→ TASK BRIEF
Repeat, exactly and alone, every line from the line that contains "output Y <- U7" to the end of the entries.
- - -
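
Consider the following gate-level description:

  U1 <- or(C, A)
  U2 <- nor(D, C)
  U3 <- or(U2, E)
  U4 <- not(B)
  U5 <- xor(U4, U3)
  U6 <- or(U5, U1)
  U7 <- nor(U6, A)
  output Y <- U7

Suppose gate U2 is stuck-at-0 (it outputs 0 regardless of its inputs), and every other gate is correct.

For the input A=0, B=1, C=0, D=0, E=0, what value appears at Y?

Propagate with U2 forced: U1=0, U2=0 [stuck-at-0], U3=0, U4=0, U5=0, U6=0, U7=1.
So Y = 1. (Without the fault it would be 0.)

1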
- - -
→ SOLUTION FOR THIS PROBLEM
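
  output Y <- U7

Suppose gate U2 is stuck-at-0 (it outputs 0 regardless of its inputs), and every other gate is correct.

For the input A=0, B=1, C=0, D=0, E=0, what value appears at Y?

Propagate with U2 forced: U1=0, U2=0 [stuck-at-0], U3=0, U4=0, U5=0, U6=0, U7=1.
So Y = 1. (Without the fault it would be 0.)

1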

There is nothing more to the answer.